Please set down all of the data below verbatim.
- - - -
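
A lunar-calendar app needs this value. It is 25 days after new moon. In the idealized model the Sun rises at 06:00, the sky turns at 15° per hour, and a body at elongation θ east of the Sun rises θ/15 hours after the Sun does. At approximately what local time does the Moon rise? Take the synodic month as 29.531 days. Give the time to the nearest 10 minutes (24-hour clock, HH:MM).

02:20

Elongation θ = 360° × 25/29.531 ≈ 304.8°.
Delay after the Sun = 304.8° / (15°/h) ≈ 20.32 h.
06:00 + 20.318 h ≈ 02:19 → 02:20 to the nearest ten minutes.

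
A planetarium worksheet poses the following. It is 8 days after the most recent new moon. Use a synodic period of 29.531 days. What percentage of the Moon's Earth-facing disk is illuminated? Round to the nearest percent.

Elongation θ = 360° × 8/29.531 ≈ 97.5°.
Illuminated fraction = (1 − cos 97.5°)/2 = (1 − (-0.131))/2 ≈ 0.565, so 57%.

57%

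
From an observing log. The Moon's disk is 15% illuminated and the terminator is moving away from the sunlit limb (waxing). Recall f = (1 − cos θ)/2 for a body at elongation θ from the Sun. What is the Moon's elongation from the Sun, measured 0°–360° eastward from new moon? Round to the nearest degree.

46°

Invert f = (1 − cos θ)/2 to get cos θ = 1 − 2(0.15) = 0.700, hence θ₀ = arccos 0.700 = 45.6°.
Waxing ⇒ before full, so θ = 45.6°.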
- - - -
Exercise output:
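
A lunar-calendar app needs this value. It is 25 days after new moon. In the idealized model the Sun rises at 06:00, the sky turns at 15° per hour, and a body at elongation θ east of the Sun rises θ/15 hours after the Sun does. At approximately what local time does the Moon rise? Take the synodic month as 29.531 days. Give the time to the nearest 10 minutes (24-hour clock, HH:MM).

02:20

Elongation θ = 360° × 25/29.531 ≈ 304.8°.
Delay after the Sun = 304.8° / (15°/h) ≈ 20.32 h.
06:00 + 20.318 h ≈ 02:19 → 02:20 to the nearest ten minutes.

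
A planetarium worksheet poses the following. It is 8 days after the most recent new moon. Use a synodic period of 29.531 days. What percentage of the Moon's Earth-facing disk is illuminated? Round to the nearest percent.

Elongation θ = 360° × 8/29.531 ≈ 97.5°.
Illuminated fraction = (1 − cos 97.5°)/2 = (1 − (-0.131))/2 ≈ 0.565, so 57%.

57%

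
From an observing log. The Moon's disk is 15% illuminated and the terminator is moving away from the sunlit limb (waxing). Recall f = (1 − cos θ)/2 for a body at elongation θ from the Sun. What is the Moon's elongation from the Sun, measured 0°–360° eastward from new moon? Round to the nearest degree.

46°

Invert f = (1 − cos θ)/2 to get cos θ = 1 − 2(0.15) = 0.700, hence θ₀ = arccos 0.700 = 45.6°.
Waxing ⇒ before full, so θ = 45.6°.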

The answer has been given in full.